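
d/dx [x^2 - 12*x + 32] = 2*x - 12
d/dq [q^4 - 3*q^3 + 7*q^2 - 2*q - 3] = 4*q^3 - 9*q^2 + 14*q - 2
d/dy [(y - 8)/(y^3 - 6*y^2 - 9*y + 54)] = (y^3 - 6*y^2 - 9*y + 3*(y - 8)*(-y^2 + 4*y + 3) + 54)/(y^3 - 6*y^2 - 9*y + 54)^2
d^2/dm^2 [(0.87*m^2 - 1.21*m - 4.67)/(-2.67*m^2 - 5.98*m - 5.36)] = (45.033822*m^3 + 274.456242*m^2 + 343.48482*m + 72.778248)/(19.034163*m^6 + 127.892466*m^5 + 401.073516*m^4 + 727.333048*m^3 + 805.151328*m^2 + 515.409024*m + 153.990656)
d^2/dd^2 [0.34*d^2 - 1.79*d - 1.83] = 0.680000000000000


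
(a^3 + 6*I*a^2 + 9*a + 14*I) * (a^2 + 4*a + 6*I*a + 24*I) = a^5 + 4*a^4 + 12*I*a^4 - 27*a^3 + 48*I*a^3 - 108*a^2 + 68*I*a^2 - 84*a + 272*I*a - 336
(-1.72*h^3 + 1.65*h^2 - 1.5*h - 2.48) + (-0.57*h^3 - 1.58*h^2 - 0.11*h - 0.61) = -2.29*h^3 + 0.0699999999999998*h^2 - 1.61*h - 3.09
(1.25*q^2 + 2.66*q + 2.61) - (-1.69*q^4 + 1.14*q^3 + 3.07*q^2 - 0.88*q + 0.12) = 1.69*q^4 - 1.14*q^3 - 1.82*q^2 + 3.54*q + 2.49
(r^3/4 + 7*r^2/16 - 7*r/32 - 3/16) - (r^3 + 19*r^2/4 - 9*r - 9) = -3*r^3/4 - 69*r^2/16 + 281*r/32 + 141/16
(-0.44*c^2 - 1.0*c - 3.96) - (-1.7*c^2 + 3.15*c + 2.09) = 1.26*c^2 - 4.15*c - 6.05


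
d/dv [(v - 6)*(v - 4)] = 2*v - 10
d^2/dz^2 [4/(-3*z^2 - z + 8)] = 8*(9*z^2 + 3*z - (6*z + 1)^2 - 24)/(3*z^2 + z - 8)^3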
###
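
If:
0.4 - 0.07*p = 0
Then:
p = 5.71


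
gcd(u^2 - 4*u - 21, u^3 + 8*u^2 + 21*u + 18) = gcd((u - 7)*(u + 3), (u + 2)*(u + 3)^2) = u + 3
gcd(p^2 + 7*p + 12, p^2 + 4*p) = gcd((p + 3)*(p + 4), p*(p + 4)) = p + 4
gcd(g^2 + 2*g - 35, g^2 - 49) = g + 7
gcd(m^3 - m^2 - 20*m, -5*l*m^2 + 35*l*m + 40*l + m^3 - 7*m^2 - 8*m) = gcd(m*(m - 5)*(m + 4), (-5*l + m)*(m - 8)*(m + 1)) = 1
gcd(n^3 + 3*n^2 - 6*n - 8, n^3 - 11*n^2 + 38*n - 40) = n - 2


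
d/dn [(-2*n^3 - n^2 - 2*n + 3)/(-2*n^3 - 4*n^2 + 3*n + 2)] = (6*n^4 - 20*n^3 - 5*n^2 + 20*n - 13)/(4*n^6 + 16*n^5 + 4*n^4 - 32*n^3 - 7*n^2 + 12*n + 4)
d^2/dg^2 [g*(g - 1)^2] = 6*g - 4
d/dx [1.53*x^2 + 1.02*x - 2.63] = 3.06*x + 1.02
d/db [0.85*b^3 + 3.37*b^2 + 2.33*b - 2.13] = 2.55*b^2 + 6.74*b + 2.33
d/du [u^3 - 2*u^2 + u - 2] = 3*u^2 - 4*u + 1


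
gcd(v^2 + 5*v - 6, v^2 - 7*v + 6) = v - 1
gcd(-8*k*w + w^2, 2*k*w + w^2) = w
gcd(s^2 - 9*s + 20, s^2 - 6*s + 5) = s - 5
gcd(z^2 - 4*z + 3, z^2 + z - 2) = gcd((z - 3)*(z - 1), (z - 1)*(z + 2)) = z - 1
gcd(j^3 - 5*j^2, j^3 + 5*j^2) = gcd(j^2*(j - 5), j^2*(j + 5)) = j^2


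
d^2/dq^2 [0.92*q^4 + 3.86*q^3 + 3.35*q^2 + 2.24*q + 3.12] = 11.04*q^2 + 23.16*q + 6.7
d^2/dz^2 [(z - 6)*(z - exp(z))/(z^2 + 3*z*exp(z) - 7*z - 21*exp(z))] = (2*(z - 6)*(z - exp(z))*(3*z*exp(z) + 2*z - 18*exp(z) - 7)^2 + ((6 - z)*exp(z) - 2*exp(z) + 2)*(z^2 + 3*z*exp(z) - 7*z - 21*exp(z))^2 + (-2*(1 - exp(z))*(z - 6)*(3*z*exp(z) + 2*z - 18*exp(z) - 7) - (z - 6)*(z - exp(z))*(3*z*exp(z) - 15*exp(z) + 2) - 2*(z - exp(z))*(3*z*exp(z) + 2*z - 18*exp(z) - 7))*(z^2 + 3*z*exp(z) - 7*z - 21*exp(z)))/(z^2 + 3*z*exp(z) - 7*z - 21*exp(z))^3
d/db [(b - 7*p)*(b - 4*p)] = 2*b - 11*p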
###
» **To do**
Write out only the lines that run from the line containing "d/db [0.85*b^3 +" through the line containing "gcd(s^2 - 9*s + 20, s^2 - 6*s + 5) = s - 5", both included, exactly as they appear above.

» **Task result**
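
d/db [0.85*b^3 + 3.37*b^2 + 2.33*b - 2.13] = 2.55*b^2 + 6.74*b + 2.33
d/du [u^3 - 2*u^2 + u - 2] = 3*u^2 - 4*u + 1


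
gcd(v^2 + 5*v - 6, v^2 - 7*v + 6) = v - 1
gcd(-8*k*w + w^2, 2*k*w + w^2) = w
gcd(s^2 - 9*s + 20, s^2 - 6*s + 5) = s - 5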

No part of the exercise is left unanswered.